▼

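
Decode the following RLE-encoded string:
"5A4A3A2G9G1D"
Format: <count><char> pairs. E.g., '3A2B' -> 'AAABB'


Expanding each <count><char> pair:
  5A -> 'AAAAA'
  4A -> 'AAAA'
  3A -> 'AAA'
  2G -> 'GG'
  9G -> 'GGGGGGGGG'
  1D -> 'D'

Decoded = AAAAAAAAAAAAGGGGGGGGGGGD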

▲

None of the records may be left out; each is to be restated exactly.

• [Result of the exercise]:
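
Decode the following RLE-encoded string:
"5A4A3A2G9G1D"
Format: <count><char> pairs. E.g., '3A2B' -> 'AAABB'


Expanding each <count><char> pair:
  5A -> 'AAAAA'
  4A -> 'AAAA'
  3A -> 'AAA'
  2G -> 'GG'
  9G -> 'GGGGGGGGG'
  1D -> 'D'

Decoded = AAAAAAAAAAAAGGGGGGGGGGGD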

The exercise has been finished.